↓↓↓

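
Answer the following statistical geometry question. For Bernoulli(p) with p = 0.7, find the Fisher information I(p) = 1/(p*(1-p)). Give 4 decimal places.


For Bernoulli(p), Fisher information is I(p) = 1/(p*(1-p)).
p = 0.7, 1-p = 0.3.
p*(1-p) = 0.21.
I(p) = 1/0.21 = 4.7619

4.7619


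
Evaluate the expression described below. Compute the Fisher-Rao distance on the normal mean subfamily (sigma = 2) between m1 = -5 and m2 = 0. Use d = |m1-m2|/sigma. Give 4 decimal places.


On the fixed-variance normal subfamily, geodesic distance = |m1-m2|/sigma.
|-5 - 0| = 5.
sigma = 2.
d = 5/2 = 2.5000

2.5000


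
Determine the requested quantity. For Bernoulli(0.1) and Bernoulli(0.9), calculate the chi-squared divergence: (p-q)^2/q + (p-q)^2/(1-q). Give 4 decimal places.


Chi-squared divergence between Bernoulli distributions:
chi^2 = (p-q)^2/q + (p-q)^2/(1-q).
p = 0.1, q = 0.9, p-q = -0.8.
(p-q)^2 = 0.64.
term1 = 0.64/0.9 = 0.711111.
term2 = 0.64/0.1 = 6.4.
chi^2 = 0.711111 + 6.4 = 7.1111

7.1111


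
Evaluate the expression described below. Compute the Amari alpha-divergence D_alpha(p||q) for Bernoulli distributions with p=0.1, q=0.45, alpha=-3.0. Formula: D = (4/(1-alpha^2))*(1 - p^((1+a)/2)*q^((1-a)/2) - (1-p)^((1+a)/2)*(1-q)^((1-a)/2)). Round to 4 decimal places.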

↑↑↑

__WHAT THE TASK ASKS__
Output every record above in full, exactly as it reads.

__ANSWER FOR THE TASK__
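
Answer the following statistical geometry question. For Bernoulli(p) with p = 0.7, find the Fisher information I(p) = 1/(p*(1-p)). Give 4 decimal places.


For Bernoulli(p), Fisher information is I(p) = 1/(p*(1-p)).
p = 0.7, 1-p = 0.3.
p*(1-p) = 0.21.
I(p) = 1/0.21 = 4.7619

4.7619


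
Evaluate the expression described below. Compute the Fisher-Rao distance on the normal mean subfamily (sigma = 2) between m1 = -5 and m2 = 0. Use d = |m1-m2|/sigma. Give 4 decimal places.


On the fixed-variance normal subfamily, geodesic distance = |m1-m2|/sigma.
|-5 - 0| = 5.
sigma = 2.
d = 5/2 = 2.5000

2.5000


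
Determine the requested quantity. For Bernoulli(0.1) and Bernoulli(0.9), calculate the chi-squared divergence: (p-q)^2/q + (p-q)^2/(1-q). Give 4 decimal places.


Chi-squared divergence between Bernoulli distributions:
chi^2 = (p-q)^2/q + (p-q)^2/(1-q).
p = 0.1, q = 0.9, p-q = -0.8.
(p-q)^2 = 0.64.
term1 = 0.64/0.9 = 0.711111.
term2 = 0.64/0.1 = 6.4.
chi^2 = 0.711111 + 6.4 = 7.1111

7.1111


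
Evaluate the expression described below. Compute the Amari alpha-divergence D_alpha(p||q) for Bernoulli distributions with p=0.1, q=0.45, alpha=-3.0. Formula: D = (4/(1-alpha^2))*(1 - p^((1+a)/2)*q^((1-a)/2) - (1-p)^((1+a)/2)*(1-q)^((1-a)/2)). Round to 4 decimal places.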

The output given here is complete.